- Saved entries -
--- START ---

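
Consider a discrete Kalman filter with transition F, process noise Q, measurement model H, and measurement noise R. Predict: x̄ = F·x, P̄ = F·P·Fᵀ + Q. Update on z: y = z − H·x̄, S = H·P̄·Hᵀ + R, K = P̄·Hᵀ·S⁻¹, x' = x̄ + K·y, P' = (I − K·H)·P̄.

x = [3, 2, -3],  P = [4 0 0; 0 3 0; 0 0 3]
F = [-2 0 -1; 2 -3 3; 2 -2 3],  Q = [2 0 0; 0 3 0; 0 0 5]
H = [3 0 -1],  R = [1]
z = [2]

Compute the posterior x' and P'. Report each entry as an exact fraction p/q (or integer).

x̄ = F·x = [-3, -9, -7]
P̄ = F·P·Fᵀ + Q = [21 -25 -25; -25 73 61; -25 61 60]
y = z − H·x̄ = [4]
S = H·P̄·Hᵀ + R = [400]
K = P̄·Hᵀ·S⁻¹ = [11/50; -17/50; -27/80]
x' = x̄ + K·y = [-53/25, -259/25, -167/20]
P' = (I − K·H)·P̄ = [41/25 123/25 47/10; 123/25 669/25 151/10; 47/10 151/10 231/16]

x' = [-53/25, -259/25, -167/20]
P' = [41/25 123/25 47/10; 123/25 669/25 151/10; 47/10 151/10 231/16]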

--- END ---

- What to work on -
Retype each of the preceding records exactly as printed.

- Response -
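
Consider a discrete Kalman filter with transition F, process noise Q, measurement model H, and measurement noise R. Predict: x̄ = F·x, P̄ = F·P·Fᵀ + Q. Update on z: y = z − H·x̄, S = H·P̄·Hᵀ + R, K = P̄·Hᵀ·S⁻¹, x' = x̄ + K·y, P' = (I − K·H)·P̄.

x = [3, 2, -3],  P = [4 0 0; 0 3 0; 0 0 3]
F = [-2 0 -1; 2 -3 3; 2 -2 3],  Q = [2 0 0; 0 3 0; 0 0 5]
H = [3 0 -1],  R = [1]
z = [2]

Compute the posterior x' and P'. Report each entry as an exact fraction p/q (or integer).

x̄ = F·x = [-3, -9, -7]
P̄ = F·P·Fᵀ + Q = [21 -25 -25; -25 73 61; -25 61 60]
y = z − H·x̄ = [4]
S = H·P̄·Hᵀ + R = [400]
K = P̄·Hᵀ·S⁻¹ = [11/50; -17/50; -27/80]
x' = x̄ + K·y = [-53/25, -259/25, -167/20]
P' = (I − K·H)·P̄ = [41/25 123/25 47/10; 123/25 669/25 151/10; 47/10 151/10 231/16]

x' = [-53/25, -259/25, -167/20]
P' = [41/25 123/25 47/10; 123/25 669/25 151/10; 47/10 151/10 231/16]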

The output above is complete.